:: Task objective ::
From the line that contains "Spell an Ab" to the end of the records below, copy every line exactly. Both the first and last of these lines count.

Provided information: Begin

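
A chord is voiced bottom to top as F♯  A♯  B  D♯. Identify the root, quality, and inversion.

The distinct note names are F#, A#, B, D#. Stacked in thirds they read B–D#–F#–A#, which is a major seventh chord on B.
The lowest note is F#, the fifth of the chord, so this is second inversion (figured bass 4/3).

B major seventh, second inversion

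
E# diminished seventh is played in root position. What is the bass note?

The root of E# diminished seventh (E#–G#–B–D) is E#; that is the bass in root position.

E#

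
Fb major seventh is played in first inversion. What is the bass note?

Ab

The third of Fb major seventh (Fb–Ab–Cb–Eb) is Ab; that is the bass in first inversion.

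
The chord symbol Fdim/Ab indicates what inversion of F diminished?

first inversion

Fdim/Ab means F diminished with Ab in the bass. Ab is the third of F diminished (F–Ab–Cb), so this is first inversion.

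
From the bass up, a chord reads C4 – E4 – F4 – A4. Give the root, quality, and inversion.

The pitch classes C, E, F, A arrange in thirds as F–A–C–E: an F major seventh chord.
With the fifth (C) in the bass, the chord is in second inversion (figured bass 4/3).

F major seventh, second inversion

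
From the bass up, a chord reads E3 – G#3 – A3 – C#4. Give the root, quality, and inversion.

A major seventh, second inversion

Reducing to letter names: E, G#, A, C#. These stack in thirds as A–C#–E–G# — an A major seventh chord.
With the fifth (E) in the bass, the chord is in second inversion (figured bass 4/3).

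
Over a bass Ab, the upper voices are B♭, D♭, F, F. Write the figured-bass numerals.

The notes Ab, Bb, Db, F stack in thirds as Bb–Db–F–Ab — a Bb minor seventh chord. The bass Ab is the seventh, so this is third inversion: figured 4/2.

4/2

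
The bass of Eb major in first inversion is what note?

Eb major is Eb–G–Bb. First inversion places the third in the bass: G.

G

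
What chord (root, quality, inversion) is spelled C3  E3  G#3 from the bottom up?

C augmented, root position

Reducing to letter names: C, E, G#. These stack in thirds as C–E–G# — a C augmented triad.
The lowest note is C, the root of the chord, so this is root position (figured bass 5/3).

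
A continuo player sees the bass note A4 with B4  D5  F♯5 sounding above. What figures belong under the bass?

The notes A, B, D, F# stack in thirds as B–D–F#–A — a B minor seventh chord. The bass A is the seventh, so this is third inversion: figured 4/2.

4/2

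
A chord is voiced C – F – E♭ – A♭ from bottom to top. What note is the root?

F

Reordering C, F, Eb, Ab into stacked thirds gives F–Ab–C–Eb; the bottom of that stack, F, is the root.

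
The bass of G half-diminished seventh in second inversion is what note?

In second inversion the fifth is lowest. For G half-diminished seventh (G–Bb–Db–F) that is Db.

Db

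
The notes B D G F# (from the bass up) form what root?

G

Reordering B, D, G, F# into stacked thirds gives G–B–D–F#; the bottom of that stack, G, is the root.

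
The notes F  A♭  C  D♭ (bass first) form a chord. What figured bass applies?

The notes F, Ab, C, Db stack in thirds as Db–F–Ab–C — a Db major seventh chord. The bass F is the third, so this is first inversion: figured 6/5.

6/5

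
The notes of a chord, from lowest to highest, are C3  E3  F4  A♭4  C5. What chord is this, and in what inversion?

The distinct note names are C, E, F, Ab. Stacked in thirds they read F–Ab–C–E, which is a minor-major seventh chord on F.
The lowest note is C, the fifth of the chord, so this is second inversion (figured bass 4/3).

F minor-major seventh, second inversion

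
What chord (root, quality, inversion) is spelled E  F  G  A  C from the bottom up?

F major ninth, third inversion

The distinct note names are E, F, G, A, C. Stacked in thirds they read F–A–C–E–G, which is a major ninth chord on F.
The lowest note is E, the seventh of the chord, so this is third inversion.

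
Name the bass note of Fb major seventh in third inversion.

The seventh of Fb major seventh (Fb–Ab–Cb–Eb) is Eb; that is the bass in third inversion.

Eb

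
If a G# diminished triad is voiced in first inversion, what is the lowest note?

B

G# diminished is G#–B–D. First inversion places the third in the bass: B.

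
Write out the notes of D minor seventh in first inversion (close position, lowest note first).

Spelling D minor seventh: D–F–A–C. In first inversion the third is bass, giving F, A, C, D from the bottom.

F, A, C, D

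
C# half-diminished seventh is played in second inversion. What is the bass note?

G

In second inversion the fifth is lowest. For C# half-diminished seventh (C#–E–G–B) that is G.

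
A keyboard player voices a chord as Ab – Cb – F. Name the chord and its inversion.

F diminished, first inversion

Reducing to letter names: Ab, Cb, F. These stack in thirds as F–Ab–Cb — an F diminished triad.
The lowest note is Ab, the third of the chord, so this is first inversion (figured bass 6).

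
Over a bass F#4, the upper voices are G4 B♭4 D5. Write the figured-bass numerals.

The notes F#, G, Bb, D stack in thirds as G–Bb–D–F# — a G minor-major seventh chord. The bass F# is the seventh, so this is third inversion: figured 4/2.

4/2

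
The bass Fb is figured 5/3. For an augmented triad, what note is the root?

The figures 5/3 mean the root of the chord is in the bass. If Fb is the root of an augmented triad, the root is Fb (chord tones Fb–Ab–C).

Fb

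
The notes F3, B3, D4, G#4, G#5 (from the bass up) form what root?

G#

F, B, D, G# are the tones of a G# diminished seventh chord (G#–B–D–F), making G# the root.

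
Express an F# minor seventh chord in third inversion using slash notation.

Third inversion of F# minor seventh has the seventh (E) in the bass. As a slash chord: F#m7/E.

F#m7/E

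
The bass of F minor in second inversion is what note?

C

The fifth of F minor (F–Ab–C) is C; that is the bass in second inversion.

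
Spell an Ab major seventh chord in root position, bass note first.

Ab major seventh is Ab–C–Eb–G. Root position puts the root (Ab) in the bass, with the remaining tones above: Ab, C, Eb, G.

Ab, C, Eb, G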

Provided information: End

:: Result of the task ::
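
Spell an Ab major seventh chord in root position, bass note first.

Ab major seventh is Ab–C–Eb–G. Root position puts the root (Ab) in the bass, with the remaining tones above: Ab, C, Eb, G.

Ab, C, Eb, G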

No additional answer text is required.